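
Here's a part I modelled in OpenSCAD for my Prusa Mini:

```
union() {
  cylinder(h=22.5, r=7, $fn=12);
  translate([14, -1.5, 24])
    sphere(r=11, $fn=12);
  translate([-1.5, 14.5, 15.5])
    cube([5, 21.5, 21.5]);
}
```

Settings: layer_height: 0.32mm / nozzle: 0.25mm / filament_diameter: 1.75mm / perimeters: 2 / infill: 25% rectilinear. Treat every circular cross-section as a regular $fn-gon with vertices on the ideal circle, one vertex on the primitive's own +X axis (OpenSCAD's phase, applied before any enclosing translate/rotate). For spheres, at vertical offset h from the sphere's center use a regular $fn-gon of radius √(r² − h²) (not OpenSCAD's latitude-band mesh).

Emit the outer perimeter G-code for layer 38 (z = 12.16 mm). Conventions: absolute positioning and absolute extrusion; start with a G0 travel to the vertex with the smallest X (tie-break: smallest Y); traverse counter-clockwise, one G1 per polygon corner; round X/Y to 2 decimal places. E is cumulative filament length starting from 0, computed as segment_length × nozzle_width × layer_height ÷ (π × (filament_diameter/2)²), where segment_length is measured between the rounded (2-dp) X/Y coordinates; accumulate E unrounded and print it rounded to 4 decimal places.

G0 X-7.00 Y0.00 Z12.16
G1 X-6.06 Y-3.50 E0.1205
G1 X-3.50 Y-6.06 E0.2410
G1 X0.00 Y-7.00 E0.3615
G1 X3.50 Y-6.06 E0.4820
G1 X6.06 Y-3.50 E0.6024
G1 X7.00 Y0.00 E0.7230
G1 X6.06 Y3.50 E0.8435
G1 X3.50 Y6.06 E0.9639
G1 X0.00 Y7.00 E1.0845
G1 X-3.50 Y6.06 E1.2050
G1 X-6.06 Y3.50 E1.3254
G1 X-7.00 Y0.00 E1.4459

At z = 12.16 mm: the r=7 cylinder gives a regular 12-gon of circumradius 7 (constant along its height); the sphere at (14, -1.5) is not intersected at this z (|z−center|=11.840 > r=11); the cube at (-1.5, 14.5) is absent (z outside [15.5, 37]); Merging all regions: only the r=7 cylinder is present, so the union is just that shape — 1 connected region. The outline is a single polygon with 12 vertices. Extrusion per mm of travel: 0.25 × 0.32 / (π × 0.875²) = 0.033260. Accumulating E over each segment gives final E = 1.4459.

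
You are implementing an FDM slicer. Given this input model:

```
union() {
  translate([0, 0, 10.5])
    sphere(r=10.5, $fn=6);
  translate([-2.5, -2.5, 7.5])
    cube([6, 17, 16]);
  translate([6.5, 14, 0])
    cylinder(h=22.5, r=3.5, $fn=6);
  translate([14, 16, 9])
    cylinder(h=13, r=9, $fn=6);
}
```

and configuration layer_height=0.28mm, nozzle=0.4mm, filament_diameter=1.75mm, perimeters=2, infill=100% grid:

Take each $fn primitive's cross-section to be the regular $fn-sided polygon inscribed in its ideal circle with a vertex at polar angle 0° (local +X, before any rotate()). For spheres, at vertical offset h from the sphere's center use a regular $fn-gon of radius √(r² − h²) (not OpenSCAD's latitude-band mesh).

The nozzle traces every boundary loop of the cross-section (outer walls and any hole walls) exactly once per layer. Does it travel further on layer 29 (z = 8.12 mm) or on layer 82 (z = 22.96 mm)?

Layer 29 (z = 8.12): the r=10.5 sphere contributes a regular 6-gon of circumradius √(10.5²−2.38²) = 10.227 (perimeter = 2·6·10.227·sin(180°/6) = 61.36 mm); the 6×17 cube at (-2.5, -2.5) contributes its full rectangle (perimeter 46.00 mm); the cylinder at (6.5, 14): section is a regular 6-gon, circumradius r=3.5 (perimeter = 2·6·3.500·sin(180°/6) = 21.00 mm); the cylinder at (14, 16) does not reach this height (z outside [9, 22]); Taking the union: the regions partially overlap (shared area 68.53 mm²), so the edge portions inside another operand are dropped and the merged outline is re-measured after clipping — boundary = 90.49 mm. So its perimeter = 90.49 mm. Layer 82 (z = 22.96): the sphere is not intersected at this z (|z−center|=12.460 > r=10.5); the cube at (-2.5, -2.5) is present — its section is the full 6×17 rectangle (perimeter 46.00 mm); the cylinder at (6.5, 14) is not intersected at this z (z outside [0, 22.5]); the cylinder at (14, 16) does not reach this height (z outside [9, 22]); Merging all regions: only the 6×17 cube at (-2.5, -2.5) is present, so the union is just that shape — boundary = 46.00 mm. So its perimeter = 46.00 mm. Layer 29 is larger (90.49 vs 46.00 mm).

layer 29 (z = 8.12 mm)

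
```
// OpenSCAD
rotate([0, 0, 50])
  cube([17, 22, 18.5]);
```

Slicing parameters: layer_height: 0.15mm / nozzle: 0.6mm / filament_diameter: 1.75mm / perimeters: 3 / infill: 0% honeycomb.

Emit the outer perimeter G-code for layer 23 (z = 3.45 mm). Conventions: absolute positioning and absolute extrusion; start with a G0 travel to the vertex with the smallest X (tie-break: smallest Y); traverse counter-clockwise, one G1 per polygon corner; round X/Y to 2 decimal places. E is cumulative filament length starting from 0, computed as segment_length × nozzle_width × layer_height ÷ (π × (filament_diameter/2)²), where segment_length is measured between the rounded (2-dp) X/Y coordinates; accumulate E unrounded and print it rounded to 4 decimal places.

G0 X-16.85 Y14.14 Z3.45
G1 X0.00 Y0.00 E0.8231
G1 X10.93 Y13.02 E1.4592
G1 X-5.93 Y27.16 E2.2825
G1 X-16.85 Y14.14 E2.9184

At z = 3.45 mm: the 17×22 cube contributes its full rectangle; (rotated 50° about Z; rotation is an isometry so areas/perimeters/island counts are preserved). The outline is a single polygon with 4 vertices. Extrusion per mm of travel: 0.6 × 0.15 / (π × 0.875²) = 0.037418. Accumulating E over each segment gives final E = 2.9184.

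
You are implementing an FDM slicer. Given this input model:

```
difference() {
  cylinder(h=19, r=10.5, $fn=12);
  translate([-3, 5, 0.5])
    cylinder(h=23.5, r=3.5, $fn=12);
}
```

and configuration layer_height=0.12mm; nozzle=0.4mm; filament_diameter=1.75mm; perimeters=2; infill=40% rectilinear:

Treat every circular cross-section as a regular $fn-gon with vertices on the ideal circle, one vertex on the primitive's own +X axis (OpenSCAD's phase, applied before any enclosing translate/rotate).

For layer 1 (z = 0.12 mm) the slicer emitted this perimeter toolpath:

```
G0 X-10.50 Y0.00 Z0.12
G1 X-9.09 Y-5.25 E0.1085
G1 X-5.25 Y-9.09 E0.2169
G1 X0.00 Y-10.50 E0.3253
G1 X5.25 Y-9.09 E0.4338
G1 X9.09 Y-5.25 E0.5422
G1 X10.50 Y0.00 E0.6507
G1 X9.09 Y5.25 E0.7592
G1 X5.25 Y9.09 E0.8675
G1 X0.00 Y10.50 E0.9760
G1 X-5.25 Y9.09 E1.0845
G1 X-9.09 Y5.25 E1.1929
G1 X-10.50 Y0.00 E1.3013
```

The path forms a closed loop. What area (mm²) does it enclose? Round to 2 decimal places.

330.63 mm²

Apply the shoelace formula to the sequence of (X, Y) vertices; enclosed area = 330.63 mm².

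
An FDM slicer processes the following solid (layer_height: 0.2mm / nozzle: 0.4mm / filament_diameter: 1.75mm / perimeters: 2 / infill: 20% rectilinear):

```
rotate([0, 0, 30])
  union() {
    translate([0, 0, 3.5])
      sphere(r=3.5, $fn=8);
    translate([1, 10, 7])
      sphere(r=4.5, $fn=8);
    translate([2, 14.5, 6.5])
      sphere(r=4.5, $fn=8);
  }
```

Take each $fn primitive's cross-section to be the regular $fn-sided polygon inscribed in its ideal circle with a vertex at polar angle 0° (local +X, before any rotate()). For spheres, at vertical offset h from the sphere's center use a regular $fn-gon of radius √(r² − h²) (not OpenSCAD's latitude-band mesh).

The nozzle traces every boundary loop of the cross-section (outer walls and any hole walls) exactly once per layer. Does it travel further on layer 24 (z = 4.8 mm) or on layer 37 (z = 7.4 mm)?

Layer 24 (z = 4.8): the r=3.5 sphere slices to a regular 8-gon of circumradius 3.250 (√(r²−h²) with h=1.3 from center) (perimeter = 2·8·3.250·sin(180°/8) = 19.90 mm); the r=4.5 sphere at (1, 10) contributes a regular 8-gon of circumradius √(4.5²−2.2²) = 3.926 (perimeter = 2·8·3.926·sin(180°/8) = 24.04 mm); the r=4.5 sphere at (2, 14.5) contributes a regular 8-gon of circumradius √(4.5²−1.7²) = 4.167 (perimeter = 2·8·4.167·sin(180°/8) = 25.51 mm); Combining (union): the regions partially overlap (shared area 13.08 mm²), so the edge portions inside another operand are dropped and the merged outline is re-measured after clipping — boundary = 54.95 mm; (whole slice rotated 30° about Z — lengths, areas and connectivity unchanged). So its perimeter = 54.95 mm. Layer 37 (z = 7.4): the sphere does not reach this height (|z−center|=3.900 > r=3.5); the sphere at (1, 10): section is a regular 8-gon, circumradius = √(r²−h²) = √(4.5²−0.4²) = 4.482 (perimeter = 2·8·4.482·sin(180°/8) = 27.44 mm); the sphere at (2, 14.5): section is a regular 8-gon, circumradius = √(r²−h²) = √(4.5²−0.9²) = 4.409 (perimeter = 2·8·4.409·sin(180°/8) = 27.00 mm); Merging all regions: the regions partially overlap (shared area 18.93 mm²), so the edge portions inside another operand are dropped and the merged outline is re-measured after clipping — boundary = 37.24 mm; (whole slice rotated 30° about Z — lengths, areas and connectivity unchanged). So its perimeter = 37.24 mm. Layer 24 is larger (54.95 vs 37.24 mm).

layer 24 (z = 4.8 mm)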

**Work task:**
Count the lines of the data that contain the word "before", and give only that number.

**Solved exercise:**
4